Dataset content:
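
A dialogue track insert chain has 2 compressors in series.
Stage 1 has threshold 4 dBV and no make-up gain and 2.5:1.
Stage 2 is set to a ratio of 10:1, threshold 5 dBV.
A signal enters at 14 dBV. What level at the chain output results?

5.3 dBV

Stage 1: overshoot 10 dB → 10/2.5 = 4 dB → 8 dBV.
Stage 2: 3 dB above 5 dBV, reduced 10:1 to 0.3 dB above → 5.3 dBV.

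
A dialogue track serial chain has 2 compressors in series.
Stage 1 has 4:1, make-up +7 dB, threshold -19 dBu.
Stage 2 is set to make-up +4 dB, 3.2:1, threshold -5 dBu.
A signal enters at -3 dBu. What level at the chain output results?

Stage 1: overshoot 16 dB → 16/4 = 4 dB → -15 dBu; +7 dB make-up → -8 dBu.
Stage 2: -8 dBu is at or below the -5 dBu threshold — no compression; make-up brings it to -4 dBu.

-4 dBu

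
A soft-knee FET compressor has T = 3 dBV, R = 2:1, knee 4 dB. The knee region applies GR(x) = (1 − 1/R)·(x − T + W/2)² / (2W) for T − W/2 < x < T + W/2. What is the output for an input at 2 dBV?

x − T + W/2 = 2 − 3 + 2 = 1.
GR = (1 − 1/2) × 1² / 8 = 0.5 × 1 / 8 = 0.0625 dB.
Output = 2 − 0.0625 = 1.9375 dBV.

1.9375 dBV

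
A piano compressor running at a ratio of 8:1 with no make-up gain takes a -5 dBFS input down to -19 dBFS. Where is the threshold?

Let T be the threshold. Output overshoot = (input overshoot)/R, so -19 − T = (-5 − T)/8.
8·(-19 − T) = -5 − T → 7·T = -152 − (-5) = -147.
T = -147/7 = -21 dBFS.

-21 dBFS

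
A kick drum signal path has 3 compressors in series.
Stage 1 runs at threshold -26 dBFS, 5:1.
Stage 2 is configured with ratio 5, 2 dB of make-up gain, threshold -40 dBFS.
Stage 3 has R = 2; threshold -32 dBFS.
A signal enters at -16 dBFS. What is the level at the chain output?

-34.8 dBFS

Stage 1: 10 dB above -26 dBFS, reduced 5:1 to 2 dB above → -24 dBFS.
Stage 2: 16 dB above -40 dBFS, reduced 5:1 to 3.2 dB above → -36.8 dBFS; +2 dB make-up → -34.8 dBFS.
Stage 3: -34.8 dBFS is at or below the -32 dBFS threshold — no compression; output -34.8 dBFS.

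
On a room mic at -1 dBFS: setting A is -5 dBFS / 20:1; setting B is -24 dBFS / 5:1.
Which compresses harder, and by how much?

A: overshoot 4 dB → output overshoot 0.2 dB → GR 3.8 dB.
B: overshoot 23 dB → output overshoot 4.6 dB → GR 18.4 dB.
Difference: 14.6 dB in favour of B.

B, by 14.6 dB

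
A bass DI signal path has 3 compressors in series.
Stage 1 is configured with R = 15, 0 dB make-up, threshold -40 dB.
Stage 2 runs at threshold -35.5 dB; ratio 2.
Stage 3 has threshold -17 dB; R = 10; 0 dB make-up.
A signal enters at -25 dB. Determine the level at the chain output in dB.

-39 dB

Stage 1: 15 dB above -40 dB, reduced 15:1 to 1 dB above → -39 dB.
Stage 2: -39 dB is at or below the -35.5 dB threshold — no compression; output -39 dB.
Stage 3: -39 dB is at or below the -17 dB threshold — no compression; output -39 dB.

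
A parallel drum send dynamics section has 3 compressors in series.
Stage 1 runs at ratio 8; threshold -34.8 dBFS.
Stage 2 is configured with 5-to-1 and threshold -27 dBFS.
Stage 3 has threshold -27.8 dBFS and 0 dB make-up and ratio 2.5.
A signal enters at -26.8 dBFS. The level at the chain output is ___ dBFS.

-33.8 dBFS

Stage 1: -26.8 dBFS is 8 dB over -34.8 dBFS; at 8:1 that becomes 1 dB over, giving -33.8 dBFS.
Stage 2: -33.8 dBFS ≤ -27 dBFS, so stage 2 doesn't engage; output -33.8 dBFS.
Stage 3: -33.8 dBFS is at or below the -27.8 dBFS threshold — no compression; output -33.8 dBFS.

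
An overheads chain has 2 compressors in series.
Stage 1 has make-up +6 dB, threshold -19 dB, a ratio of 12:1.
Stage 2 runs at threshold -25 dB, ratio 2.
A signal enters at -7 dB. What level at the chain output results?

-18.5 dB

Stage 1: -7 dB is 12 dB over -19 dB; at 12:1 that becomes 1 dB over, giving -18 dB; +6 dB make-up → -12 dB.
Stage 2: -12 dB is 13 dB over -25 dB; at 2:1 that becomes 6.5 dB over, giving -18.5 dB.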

Your instructions: Print the records above exactly as written.

Task response:
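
A dialogue track insert chain has 2 compressors in series.
Stage 1 has threshold 4 dBV and no make-up gain and 2.5:1.
Stage 2 is set to a ratio of 10:1, threshold 5 dBV.
A signal enters at 14 dBV. What level at the chain output results?

5.3 dBV

Stage 1: overshoot 10 dB → 10/2.5 = 4 dB → 8 dBV.
Stage 2: 3 dB above 5 dBV, reduced 10:1 to 0.3 dB above → 5.3 dBV.

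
A dialogue track serial chain has 2 compressors in series.
Stage 1 has 4:1, make-up +7 dB, threshold -19 dBu.
Stage 2 is set to make-up +4 dB, 3.2:1, threshold -5 dBu.
A signal enters at -3 dBu. What level at the chain output results?

Stage 1: overshoot 16 dB → 16/4 = 4 dB → -15 dBu; +7 dB make-up → -8 dBu.
Stage 2: -8 dBu is at or below the -5 dBu threshold — no compression; make-up brings it to -4 dBu.

-4 dBu

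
A soft-knee FET compressor has T = 3 dBV, R = 2:1, knee 4 dB. The knee region applies GR(x) = (1 − 1/R)·(x − T + W/2)² / (2W) for T − W/2 < x < T + W/2. What is the output for an input at 2 dBV?

x − T + W/2 = 2 − 3 + 2 = 1.
GR = (1 − 1/2) × 1² / 8 = 0.5 × 1 / 8 = 0.0625 dB.
Output = 2 − 0.0625 = 1.9375 dBV.

1.9375 dBV

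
A piano compressor running at a ratio of 8:1 with no make-up gain takes a -5 dBFS input down to -19 dBFS. Where is the threshold?

Let T be the threshold. Output overshoot = (input overshoot)/R, so -19 − T = (-5 − T)/8.
8·(-19 − T) = -5 − T → 7·T = -152 − (-5) = -147.
T = -147/7 = -21 dBFS.

-21 dBFS

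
A kick drum signal path has 3 compressors in series.
Stage 1 runs at threshold -26 dBFS, 5:1.
Stage 2 is configured with ratio 5, 2 dB of make-up gain, threshold -40 dBFS.
Stage 3 has R = 2; threshold -32 dBFS.
A signal enters at -16 dBFS. What is the level at the chain output?

-34.8 dBFS

Stage 1: 10 dB above -26 dBFS, reduced 5:1 to 2 dB above → -24 dBFS.
Stage 2: 16 dB above -40 dBFS, reduced 5:1 to 3.2 dB above → -36.8 dBFS; +2 dB make-up → -34.8 dBFS.
Stage 3: -34.8 dBFS is at or below the -32 dBFS threshold — no compression; output -34.8 dBFS.

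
On a room mic at -1 dBFS: setting A is -5 dBFS / 20:1; setting B is -24 dBFS / 5:1.
Which compresses harder, and by how much?

A: overshoot 4 dB → output overshoot 0.2 dB → GR 3.8 dB.
B: overshoot 23 dB → output overshoot 4.6 dB → GR 18.4 dB.
Difference: 14.6 dB in favour of B.

B, by 14.6 dB

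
A bass DI signal path has 3 compressors in series.
Stage 1 is configured with R = 15, 0 dB make-up, threshold -40 dB.
Stage 2 runs at threshold -35.5 dB; ratio 2.
Stage 3 has threshold -17 dB; R = 10; 0 dB make-up.
A signal enters at -25 dB. Determine the level at the chain output in dB.

-39 dB

Stage 1: 15 dB above -40 dB, reduced 15:1 to 1 dB above → -39 dB.
Stage 2: -39 dB is at or below the -35.5 dB threshold — no compression; output -39 dB.
Stage 3: -39 dB is at or below the -17 dB threshold — no compression; output -39 dB.

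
A parallel drum send dynamics section has 3 compressors in series.
Stage 1 runs at ratio 8; threshold -34.8 dBFS.
Stage 2 is configured with 5-to-1 and threshold -27 dBFS.
Stage 3 has threshold -27.8 dBFS and 0 dB make-up and ratio 2.5.
A signal enters at -26.8 dBFS. The level at the chain output is ___ dBFS.

-33.8 dBFS

Stage 1: -26.8 dBFS is 8 dB over -34.8 dBFS; at 8:1 that becomes 1 dB over, giving -33.8 dBFS.
Stage 2: -33.8 dBFS ≤ -27 dBFS, so stage 2 doesn't engage; output -33.8 dBFS.
Stage 3: -33.8 dBFS is at or below the -27.8 dBFS threshold — no compression; output -33.8 dBFS.

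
An overheads chain has 2 compressors in series.
Stage 1 has make-up +6 dB, threshold -19 dB, a ratio of 12:1.
Stage 2 runs at threshold -25 dB, ratio 2.
A signal enters at -7 dB. What level at the chain output results?

-18.5 dB

Stage 1: -7 dB is 12 dB over -19 dB; at 12:1 that becomes 1 dB over, giving -18 dB; +6 dB make-up → -12 dB.
Stage 2: -12 dB is 13 dB over -25 dB; at 2:1 that becomes 6.5 dB over, giving -18.5 dB.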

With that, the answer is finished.